● **DESCRIPTION OF THE TASK**: Every record here needs to be retyped exactly.

● **TASK INPUT**:

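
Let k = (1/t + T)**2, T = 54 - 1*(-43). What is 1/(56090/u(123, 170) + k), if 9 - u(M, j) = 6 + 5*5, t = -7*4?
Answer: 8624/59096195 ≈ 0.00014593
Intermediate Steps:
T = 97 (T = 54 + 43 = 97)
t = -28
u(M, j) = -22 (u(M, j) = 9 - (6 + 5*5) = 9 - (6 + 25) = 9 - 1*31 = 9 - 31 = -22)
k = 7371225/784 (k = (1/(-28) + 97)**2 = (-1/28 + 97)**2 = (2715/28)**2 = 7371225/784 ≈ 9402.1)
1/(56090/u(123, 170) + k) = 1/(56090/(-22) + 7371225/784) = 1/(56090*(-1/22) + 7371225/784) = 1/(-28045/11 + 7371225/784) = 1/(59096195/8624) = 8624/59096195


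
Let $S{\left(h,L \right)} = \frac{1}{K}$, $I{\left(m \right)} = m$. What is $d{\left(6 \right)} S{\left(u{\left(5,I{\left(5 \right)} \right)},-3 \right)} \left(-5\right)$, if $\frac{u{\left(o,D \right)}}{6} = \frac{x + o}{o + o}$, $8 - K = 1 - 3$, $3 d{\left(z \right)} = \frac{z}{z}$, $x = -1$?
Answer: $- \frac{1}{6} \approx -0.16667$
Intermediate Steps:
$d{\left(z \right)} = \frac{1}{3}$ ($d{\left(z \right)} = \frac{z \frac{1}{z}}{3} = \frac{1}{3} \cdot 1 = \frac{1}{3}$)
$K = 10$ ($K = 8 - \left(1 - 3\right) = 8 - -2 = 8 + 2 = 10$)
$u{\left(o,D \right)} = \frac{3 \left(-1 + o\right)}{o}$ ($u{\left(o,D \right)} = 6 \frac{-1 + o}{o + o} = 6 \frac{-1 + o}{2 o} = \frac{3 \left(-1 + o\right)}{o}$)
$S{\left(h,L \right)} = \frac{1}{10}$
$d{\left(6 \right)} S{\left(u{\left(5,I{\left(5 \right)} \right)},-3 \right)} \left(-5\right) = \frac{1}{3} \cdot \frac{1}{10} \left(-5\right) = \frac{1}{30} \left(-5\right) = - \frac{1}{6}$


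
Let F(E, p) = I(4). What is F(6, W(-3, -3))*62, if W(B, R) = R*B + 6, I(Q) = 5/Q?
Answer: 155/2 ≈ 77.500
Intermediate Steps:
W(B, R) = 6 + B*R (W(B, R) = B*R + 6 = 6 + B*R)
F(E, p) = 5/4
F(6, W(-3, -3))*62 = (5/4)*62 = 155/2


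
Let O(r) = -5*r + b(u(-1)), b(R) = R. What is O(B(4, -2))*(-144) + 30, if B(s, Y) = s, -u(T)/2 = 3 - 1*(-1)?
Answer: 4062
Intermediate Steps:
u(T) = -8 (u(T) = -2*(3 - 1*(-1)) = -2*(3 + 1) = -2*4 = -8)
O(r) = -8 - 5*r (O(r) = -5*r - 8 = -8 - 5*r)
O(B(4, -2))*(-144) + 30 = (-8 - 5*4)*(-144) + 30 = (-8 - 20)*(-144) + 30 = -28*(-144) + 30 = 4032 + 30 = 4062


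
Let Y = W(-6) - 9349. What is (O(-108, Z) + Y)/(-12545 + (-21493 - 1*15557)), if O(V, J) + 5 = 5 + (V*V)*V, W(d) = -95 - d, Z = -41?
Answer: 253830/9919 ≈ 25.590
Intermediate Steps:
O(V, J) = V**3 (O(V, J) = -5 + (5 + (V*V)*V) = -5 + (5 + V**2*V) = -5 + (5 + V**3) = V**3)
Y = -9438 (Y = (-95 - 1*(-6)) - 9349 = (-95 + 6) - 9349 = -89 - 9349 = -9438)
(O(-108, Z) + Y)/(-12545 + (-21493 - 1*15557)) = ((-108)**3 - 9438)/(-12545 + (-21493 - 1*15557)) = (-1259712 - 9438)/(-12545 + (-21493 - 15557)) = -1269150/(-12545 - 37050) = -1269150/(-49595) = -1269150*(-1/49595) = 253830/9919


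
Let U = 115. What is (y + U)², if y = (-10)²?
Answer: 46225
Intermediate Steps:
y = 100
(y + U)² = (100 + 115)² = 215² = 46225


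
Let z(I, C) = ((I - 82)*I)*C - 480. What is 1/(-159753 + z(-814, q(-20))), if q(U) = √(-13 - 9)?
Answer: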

● **TASK RESPONSE**:
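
Let k = (1/t + T)**2, T = 54 - 1*(-43). What is 1/(56090/u(123, 170) + k), if 9 - u(M, j) = 6 + 5*5, t = -7*4?
Answer: 8624/59096195 ≈ 0.00014593
Intermediate Steps:
T = 97 (T = 54 + 43 = 97)
t = -28
u(M, j) = -22 (u(M, j) = 9 - (6 + 5*5) = 9 - (6 + 25) = 9 - 1*31 = 9 - 31 = -22)
k = 7371225/784 (k = (1/(-28) + 97)**2 = (-1/28 + 97)**2 = (2715/28)**2 = 7371225/784 ≈ 9402.1)
1/(56090/u(123, 170) + k) = 1/(56090/(-22) + 7371225/784) = 1/(56090*(-1/22) + 7371225/784) = 1/(-28045/11 + 7371225/784) = 1/(59096195/8624) = 8624/59096195


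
Let $S{\left(h,L \right)} = \frac{1}{K}$, $I{\left(m \right)} = m$. What is $d{\left(6 \right)} S{\left(u{\left(5,I{\left(5 \right)} \right)},-3 \right)} \left(-5\right)$, if $\frac{u{\left(o,D \right)}}{6} = \frac{x + o}{o + o}$, $8 - K = 1 - 3$, $3 d{\left(z \right)} = \frac{z}{z}$, $x = -1$?
Answer: $- \frac{1}{6} \approx -0.16667$
Intermediate Steps:
$d{\left(z \right)} = \frac{1}{3}$ ($d{\left(z \right)} = \frac{z \frac{1}{z}}{3} = \frac{1}{3} \cdot 1 = \frac{1}{3}$)
$K = 10$ ($K = 8 - \left(1 - 3\right) = 8 - -2 = 8 + 2 = 10$)
$u{\left(o,D \right)} = \frac{3 \left(-1 + o\right)}{o}$ ($u{\left(o,D \right)} = 6 \frac{-1 + o}{o + o} = 6 \frac{-1 + o}{2 o} = \frac{3 \left(-1 + o\right)}{o}$)
$S{\left(h,L \right)} = \frac{1}{10}$
$d{\left(6 \right)} S{\left(u{\left(5,I{\left(5 \right)} \right)},-3 \right)} \left(-5\right) = \frac{1}{3} \cdot \frac{1}{10} \left(-5\right) = \frac{1}{30} \left(-5\right) = - \frac{1}{6}$


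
Let F(E, p) = I(4). What is F(6, W(-3, -3))*62, if W(B, R) = R*B + 6, I(Q) = 5/Q?
Answer: 155/2 ≈ 77.500
Intermediate Steps:
W(B, R) = 6 + B*R (W(B, R) = B*R + 6 = 6 + B*R)
F(E, p) = 5/4
F(6, W(-3, -3))*62 = (5/4)*62 = 155/2


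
Let O(r) = -5*r + b(u(-1)), b(R) = R. What is O(B(4, -2))*(-144) + 30, if B(s, Y) = s, -u(T)/2 = 3 - 1*(-1)?
Answer: 4062
Intermediate Steps:
u(T) = -8 (u(T) = -2*(3 - 1*(-1)) = -2*(3 + 1) = -2*4 = -8)
O(r) = -8 - 5*r (O(r) = -5*r - 8 = -8 - 5*r)
O(B(4, -2))*(-144) + 30 = (-8 - 5*4)*(-144) + 30 = (-8 - 20)*(-144) + 30 = -28*(-144) + 30 = 4032 + 30 = 4062


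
Let Y = W(-6) - 9349. What is (O(-108, Z) + Y)/(-12545 + (-21493 - 1*15557)), if O(V, J) + 5 = 5 + (V*V)*V, W(d) = -95 - d, Z = -41?
Answer: 253830/9919 ≈ 25.590
Intermediate Steps:
O(V, J) = V**3 (O(V, J) = -5 + (5 + (V*V)*V) = -5 + (5 + V**2*V) = -5 + (5 + V**3) = V**3)
Y = -9438 (Y = (-95 - 1*(-6)) - 9349 = (-95 + 6) - 9349 = -89 - 9349 = -9438)
(O(-108, Z) + Y)/(-12545 + (-21493 - 1*15557)) = ((-108)**3 - 9438)/(-12545 + (-21493 - 1*15557)) = (-1259712 - 9438)/(-12545 + (-21493 - 15557)) = -1269150/(-12545 - 37050) = -1269150/(-49595) = -1269150*(-1/49595) = 253830/9919


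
Let U = 115. What is (y + U)², if y = (-10)²?
Answer: 46225
Intermediate Steps:
y = 100
(y + U)² = (100 + 115)² = 215² = 46225


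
Let z(I, C) = ((I - 82)*I)*C - 480. What is 1/(-159753 + z(-814, q(-20))), if q(U) = √(-13 - 9)?
Answer: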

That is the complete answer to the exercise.